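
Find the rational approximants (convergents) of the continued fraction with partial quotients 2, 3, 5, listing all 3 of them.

2/1, 7/3, 37/16

Using the convergent recurrence p_i = a_i*p_{i-1} + p_{i-2}, q_i = a_i*q_{i-1} + q_{i-2} with p_{-2}=0, p_{-1}=1, q_{-2}=1, q_{-1}=0:
  i=0: a_0=2, p_0 = 2*1 + 0 = 2, q_0 = 2*0 + 1 = 1.
  i=1: a_1=3, p_1 = 3*2 + 1 = 7, q_1 = 3*1 + 0 = 3.
  i=2: a_2=5, p_2 = 5*7 + 2 = 37, q_2 = 5*3 + 1 = 16.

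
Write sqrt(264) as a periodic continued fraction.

Write x_i = (sqrt(264) + m_i)/d_i with (m_0, d_0) = (0, 1). a_0 = floor(sqrt(264)) = 16, since 16^2 = 256 <= 264 < 289 = 17^2.
Iterate m_{i+1} = d_i*a_i - m_i, d_{i+1} = (264 - m_{i+1}^2)/d_i, a_{i+1} = floor((a_0 + m_{i+1})/d_{i+1}):
  m_1 = 1*16 - 0 = 16, d_1 = (264 - 16^2)/1 = 8/1 = 8, a_1 = floor((16 + 16)/8) = 4.
  m_2 = 8*4 - 16 = 16, d_2 = (264 - 16^2)/8 = 8/8 = 1, a_2 = floor((16 + 16)/1) = 32.
  m_3 = 1*32 - 16 = 16, d_3 = (264 - 16^2)/1 = 8/1 = 8: (m_3, d_3) = (m_1, d_1) = (16, 8), so from here the quotients repeat a_1, a_2; the period length is 2.
Hence the expansion of sqrt(264) is a_0 = 16 followed by the repeating block 4, 32 (period 2).

[16; (4, 32)]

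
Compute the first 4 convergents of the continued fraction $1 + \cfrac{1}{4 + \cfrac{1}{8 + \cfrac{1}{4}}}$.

Using the convergent recurrence p_i = a_i*p_{i-1} + p_{i-2}, q_i = a_i*q_{i-1} + q_{i-2} with p_{-2}=0, p_{-1}=1, q_{-2}=1, q_{-1}=0:
  i=0: a_0=1, p_0 = 1*1 + 0 = 1, q_0 = 1*0 + 1 = 1.
  i=1: a_1=4, p_1 = 4*1 + 1 = 5, q_1 = 4*1 + 0 = 4.
  i=2: a_2=8, p_2 = 8*5 + 1 = 41, q_2 = 8*4 + 1 = 33.
  i=3: a_3=4, p_3 = 4*41 + 5 = 169, q_3 = 4*33 + 4 = 136.

1/1, 5/4, 41/33, 169/136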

###

## Your goal:
Your task is to retype the complete material exactly as it was given.

## Task output:
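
Find the rational approximants (convergents) of the continued fraction with partial quotients 2, 3, 5, listing all 3 of them.

2/1, 7/3, 37/16

Using the convergent recurrence p_i = a_i*p_{i-1} + p_{i-2}, q_i = a_i*q_{i-1} + q_{i-2} with p_{-2}=0, p_{-1}=1, q_{-2}=1, q_{-1}=0:
  i=0: a_0=2, p_0 = 2*1 + 0 = 2, q_0 = 2*0 + 1 = 1.
  i=1: a_1=3, p_1 = 3*2 + 1 = 7, q_1 = 3*1 + 0 = 3.
  i=2: a_2=5, p_2 = 5*7 + 2 = 37, q_2 = 5*3 + 1 = 16.

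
Write sqrt(264) as a periodic continued fraction.

Write x_i = (sqrt(264) + m_i)/d_i with (m_0, d_0) = (0, 1). a_0 = floor(sqrt(264)) = 16, since 16^2 = 256 <= 264 < 289 = 17^2.
Iterate m_{i+1} = d_i*a_i - m_i, d_{i+1} = (264 - m_{i+1}^2)/d_i, a_{i+1} = floor((a_0 + m_{i+1})/d_{i+1}):
  m_1 = 1*16 - 0 = 16, d_1 = (264 - 16^2)/1 = 8/1 = 8, a_1 = floor((16 + 16)/8) = 4.
  m_2 = 8*4 - 16 = 16, d_2 = (264 - 16^2)/8 = 8/8 = 1, a_2 = floor((16 + 16)/1) = 32.
  m_3 = 1*32 - 16 = 16, d_3 = (264 - 16^2)/1 = 8/1 = 8: (m_3, d_3) = (m_1, d_1) = (16, 8), so from here the quotients repeat a_1, a_2; the period length is 2.
Hence the expansion of sqrt(264) is a_0 = 16 followed by the repeating block 4, 32 (period 2).

[16; (4, 32)]

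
Compute the first 4 convergents of the continued fraction $1 + \cfrac{1}{4 + \cfrac{1}{8 + \cfrac{1}{4}}}$.

Using the convergent recurrence p_i = a_i*p_{i-1} + p_{i-2}, q_i = a_i*q_{i-1} + q_{i-2} with p_{-2}=0, p_{-1}=1, q_{-2}=1, q_{-1}=0:
  i=0: a_0=1, p_0 = 1*1 + 0 = 1, q_0 = 1*0 + 1 = 1.
  i=1: a_1=4, p_1 = 4*1 + 1 = 5, q_1 = 4*1 + 0 = 4.
  i=2: a_2=8, p_2 = 8*5 + 1 = 41, q_2 = 8*4 + 1 = 33.
  i=3: a_3=4, p_3 = 4*41 + 5 = 169, q_3 = 4*33 + 4 = 136.

1/1, 5/4, 41/33, 169/136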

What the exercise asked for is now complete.